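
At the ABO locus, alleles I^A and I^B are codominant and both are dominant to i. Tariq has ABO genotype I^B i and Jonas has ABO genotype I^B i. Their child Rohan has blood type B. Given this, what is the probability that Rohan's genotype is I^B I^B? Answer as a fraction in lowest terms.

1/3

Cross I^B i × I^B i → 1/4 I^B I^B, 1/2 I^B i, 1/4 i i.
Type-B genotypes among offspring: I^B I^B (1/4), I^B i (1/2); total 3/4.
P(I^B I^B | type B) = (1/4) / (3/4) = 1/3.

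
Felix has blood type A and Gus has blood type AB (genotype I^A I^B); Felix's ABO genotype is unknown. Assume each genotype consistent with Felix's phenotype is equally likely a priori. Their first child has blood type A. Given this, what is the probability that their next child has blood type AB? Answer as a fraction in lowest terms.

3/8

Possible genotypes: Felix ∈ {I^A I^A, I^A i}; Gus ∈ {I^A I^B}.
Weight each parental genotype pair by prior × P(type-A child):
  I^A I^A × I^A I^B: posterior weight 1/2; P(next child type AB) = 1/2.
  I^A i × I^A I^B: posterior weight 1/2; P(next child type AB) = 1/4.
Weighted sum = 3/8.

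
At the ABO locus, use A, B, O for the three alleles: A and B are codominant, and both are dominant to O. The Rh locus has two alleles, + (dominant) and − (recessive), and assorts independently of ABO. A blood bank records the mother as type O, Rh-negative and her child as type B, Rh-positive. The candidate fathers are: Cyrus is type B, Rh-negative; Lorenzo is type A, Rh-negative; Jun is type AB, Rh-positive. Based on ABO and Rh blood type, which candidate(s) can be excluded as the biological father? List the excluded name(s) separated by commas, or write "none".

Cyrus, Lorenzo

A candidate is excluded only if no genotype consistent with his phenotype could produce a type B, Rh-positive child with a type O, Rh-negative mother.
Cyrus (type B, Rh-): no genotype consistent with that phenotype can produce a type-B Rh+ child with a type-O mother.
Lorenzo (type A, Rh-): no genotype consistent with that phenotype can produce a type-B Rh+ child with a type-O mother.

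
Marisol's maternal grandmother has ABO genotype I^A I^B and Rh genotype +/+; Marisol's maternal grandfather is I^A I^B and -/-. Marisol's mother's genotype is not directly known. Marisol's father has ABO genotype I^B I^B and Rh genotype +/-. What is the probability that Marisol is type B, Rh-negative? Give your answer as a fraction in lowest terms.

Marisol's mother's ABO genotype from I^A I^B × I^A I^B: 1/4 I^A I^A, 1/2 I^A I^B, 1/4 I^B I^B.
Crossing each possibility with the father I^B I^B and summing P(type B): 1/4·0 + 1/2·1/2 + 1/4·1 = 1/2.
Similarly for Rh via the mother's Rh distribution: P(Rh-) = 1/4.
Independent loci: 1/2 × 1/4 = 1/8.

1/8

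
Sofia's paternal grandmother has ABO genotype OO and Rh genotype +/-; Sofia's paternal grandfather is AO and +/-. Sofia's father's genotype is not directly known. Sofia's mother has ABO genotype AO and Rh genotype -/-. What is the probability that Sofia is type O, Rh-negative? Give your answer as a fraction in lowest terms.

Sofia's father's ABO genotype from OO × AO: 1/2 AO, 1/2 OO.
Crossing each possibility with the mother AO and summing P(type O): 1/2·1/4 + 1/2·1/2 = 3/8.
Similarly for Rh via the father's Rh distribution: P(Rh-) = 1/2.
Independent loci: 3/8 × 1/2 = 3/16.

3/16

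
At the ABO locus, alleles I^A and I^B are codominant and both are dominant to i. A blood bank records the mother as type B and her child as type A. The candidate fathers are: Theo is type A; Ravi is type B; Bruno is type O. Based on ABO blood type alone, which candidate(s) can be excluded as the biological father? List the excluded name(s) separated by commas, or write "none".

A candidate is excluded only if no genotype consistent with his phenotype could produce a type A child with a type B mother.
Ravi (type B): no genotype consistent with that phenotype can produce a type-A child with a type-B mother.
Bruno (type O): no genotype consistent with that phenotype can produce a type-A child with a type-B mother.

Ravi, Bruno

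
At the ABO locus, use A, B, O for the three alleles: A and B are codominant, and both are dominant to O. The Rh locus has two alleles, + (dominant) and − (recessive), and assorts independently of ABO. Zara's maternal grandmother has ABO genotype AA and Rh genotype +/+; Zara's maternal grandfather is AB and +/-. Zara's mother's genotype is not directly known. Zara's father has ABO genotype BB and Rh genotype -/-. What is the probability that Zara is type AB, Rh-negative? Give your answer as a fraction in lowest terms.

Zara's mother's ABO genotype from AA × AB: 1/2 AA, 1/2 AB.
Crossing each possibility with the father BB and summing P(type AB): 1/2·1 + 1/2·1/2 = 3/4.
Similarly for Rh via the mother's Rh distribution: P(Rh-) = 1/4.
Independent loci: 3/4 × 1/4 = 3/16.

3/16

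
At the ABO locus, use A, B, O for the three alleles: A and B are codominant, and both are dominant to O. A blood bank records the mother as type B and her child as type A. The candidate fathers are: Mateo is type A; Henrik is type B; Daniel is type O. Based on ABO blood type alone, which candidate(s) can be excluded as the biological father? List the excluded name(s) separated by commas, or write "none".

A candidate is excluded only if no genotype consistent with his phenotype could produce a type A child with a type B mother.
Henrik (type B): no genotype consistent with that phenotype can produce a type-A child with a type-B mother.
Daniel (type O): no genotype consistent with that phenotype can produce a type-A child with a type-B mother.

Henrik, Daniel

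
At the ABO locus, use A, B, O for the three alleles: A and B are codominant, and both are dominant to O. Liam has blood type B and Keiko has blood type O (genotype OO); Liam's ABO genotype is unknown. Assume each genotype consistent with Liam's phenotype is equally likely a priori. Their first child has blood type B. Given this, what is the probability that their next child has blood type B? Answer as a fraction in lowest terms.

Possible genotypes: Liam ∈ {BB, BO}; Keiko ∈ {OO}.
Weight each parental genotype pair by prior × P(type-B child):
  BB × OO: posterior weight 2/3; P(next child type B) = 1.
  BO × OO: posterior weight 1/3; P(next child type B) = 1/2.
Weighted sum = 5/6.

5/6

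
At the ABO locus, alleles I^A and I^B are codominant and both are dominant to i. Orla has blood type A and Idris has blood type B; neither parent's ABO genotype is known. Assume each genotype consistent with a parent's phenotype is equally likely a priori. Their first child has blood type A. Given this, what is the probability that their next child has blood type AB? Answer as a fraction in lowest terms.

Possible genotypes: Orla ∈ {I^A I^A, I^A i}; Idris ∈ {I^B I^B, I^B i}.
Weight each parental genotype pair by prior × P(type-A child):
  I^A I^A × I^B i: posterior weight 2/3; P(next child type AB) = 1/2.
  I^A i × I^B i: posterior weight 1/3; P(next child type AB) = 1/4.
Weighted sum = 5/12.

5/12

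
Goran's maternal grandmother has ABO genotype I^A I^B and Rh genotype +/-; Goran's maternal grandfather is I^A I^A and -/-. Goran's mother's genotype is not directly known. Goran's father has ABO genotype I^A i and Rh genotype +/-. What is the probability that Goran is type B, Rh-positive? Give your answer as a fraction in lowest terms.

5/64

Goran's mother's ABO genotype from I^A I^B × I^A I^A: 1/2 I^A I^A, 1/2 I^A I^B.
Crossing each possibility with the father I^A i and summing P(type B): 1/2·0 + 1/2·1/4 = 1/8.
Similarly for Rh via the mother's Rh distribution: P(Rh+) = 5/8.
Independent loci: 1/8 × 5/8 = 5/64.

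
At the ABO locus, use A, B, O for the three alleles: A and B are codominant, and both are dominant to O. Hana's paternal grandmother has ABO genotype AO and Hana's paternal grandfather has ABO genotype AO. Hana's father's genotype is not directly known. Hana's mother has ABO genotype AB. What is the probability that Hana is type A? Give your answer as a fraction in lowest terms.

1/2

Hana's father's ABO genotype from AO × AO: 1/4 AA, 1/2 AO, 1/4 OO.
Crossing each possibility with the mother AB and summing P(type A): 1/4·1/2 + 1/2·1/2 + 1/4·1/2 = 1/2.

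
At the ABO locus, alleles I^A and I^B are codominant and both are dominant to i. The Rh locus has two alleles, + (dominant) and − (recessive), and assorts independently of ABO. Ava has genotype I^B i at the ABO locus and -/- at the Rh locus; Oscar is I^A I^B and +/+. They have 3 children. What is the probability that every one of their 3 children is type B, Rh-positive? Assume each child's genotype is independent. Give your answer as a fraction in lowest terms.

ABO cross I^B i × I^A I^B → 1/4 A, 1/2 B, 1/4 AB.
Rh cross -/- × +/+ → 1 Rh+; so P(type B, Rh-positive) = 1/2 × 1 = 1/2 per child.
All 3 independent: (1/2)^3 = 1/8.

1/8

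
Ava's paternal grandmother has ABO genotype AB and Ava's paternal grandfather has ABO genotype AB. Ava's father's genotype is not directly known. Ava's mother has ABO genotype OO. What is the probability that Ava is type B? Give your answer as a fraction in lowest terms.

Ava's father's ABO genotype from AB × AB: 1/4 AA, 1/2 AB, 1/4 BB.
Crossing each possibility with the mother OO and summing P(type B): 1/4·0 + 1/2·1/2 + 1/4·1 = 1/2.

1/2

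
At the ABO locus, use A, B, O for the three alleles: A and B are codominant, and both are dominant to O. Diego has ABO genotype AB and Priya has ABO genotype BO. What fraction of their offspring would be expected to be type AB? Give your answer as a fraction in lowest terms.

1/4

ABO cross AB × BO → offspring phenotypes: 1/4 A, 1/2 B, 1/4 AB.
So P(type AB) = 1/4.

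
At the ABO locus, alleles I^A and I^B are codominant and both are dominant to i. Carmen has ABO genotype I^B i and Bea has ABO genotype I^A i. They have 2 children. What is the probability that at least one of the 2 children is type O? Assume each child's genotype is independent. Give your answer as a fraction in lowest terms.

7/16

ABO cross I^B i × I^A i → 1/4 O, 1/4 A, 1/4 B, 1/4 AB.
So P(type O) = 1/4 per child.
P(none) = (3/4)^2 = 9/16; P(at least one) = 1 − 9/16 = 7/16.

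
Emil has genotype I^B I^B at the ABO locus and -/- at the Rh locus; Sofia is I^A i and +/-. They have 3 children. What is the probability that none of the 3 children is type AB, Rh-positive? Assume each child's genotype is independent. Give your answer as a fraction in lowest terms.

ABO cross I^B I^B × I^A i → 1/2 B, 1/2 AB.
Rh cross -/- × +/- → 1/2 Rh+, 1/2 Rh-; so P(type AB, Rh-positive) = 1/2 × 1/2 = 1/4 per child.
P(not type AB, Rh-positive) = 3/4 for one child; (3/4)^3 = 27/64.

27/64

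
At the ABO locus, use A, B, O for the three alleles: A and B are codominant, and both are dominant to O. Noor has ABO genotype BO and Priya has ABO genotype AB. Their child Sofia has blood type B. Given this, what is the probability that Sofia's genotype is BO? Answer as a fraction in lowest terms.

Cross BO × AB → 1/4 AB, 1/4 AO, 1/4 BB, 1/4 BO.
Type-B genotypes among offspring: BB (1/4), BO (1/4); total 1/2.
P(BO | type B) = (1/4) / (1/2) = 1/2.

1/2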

====================

- [The problem]:
Word for word, please return the lines from the one containing "Emil has genotype" through the end of the listing, both ends included, and nothing else.

- [Task solution]:
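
Emil has genotype I^B I^B at the ABO locus and -/- at the Rh locus; Sofia is I^A i and +/-. They have 3 children. What is the probability that none of the 3 children is type AB, Rh-positive? Assume each child's genotype is independent. Give your answer as a fraction in lowest terms.

ABO cross I^B I^B × I^A i → 1/2 B, 1/2 AB.
Rh cross -/- × +/- → 1/2 Rh+, 1/2 Rh-; so P(type AB, Rh-positive) = 1/2 × 1/2 = 1/4 per child.
P(not type AB, Rh-positive) = 3/4 for one child; (3/4)^3 = 27/64.

27/64

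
At the ABO locus, use A, B, O for the three alleles: A and B are codominant, and both are dominant to O. Noor has ABO genotype BO and Priya has ABO genotype AB. Their child Sofia has blood type B. Given this, what is the probability that Sofia's genotype is BO? Answer as a fraction in lowest terms.

Cross BO × AB → 1/4 AB, 1/4 AO, 1/4 BB, 1/4 BO.
Type-B genotypes among offspring: BB (1/4), BO (1/4); total 1/2.
P(BO | type B) = (1/4) / (1/2) = 1/2.

1/2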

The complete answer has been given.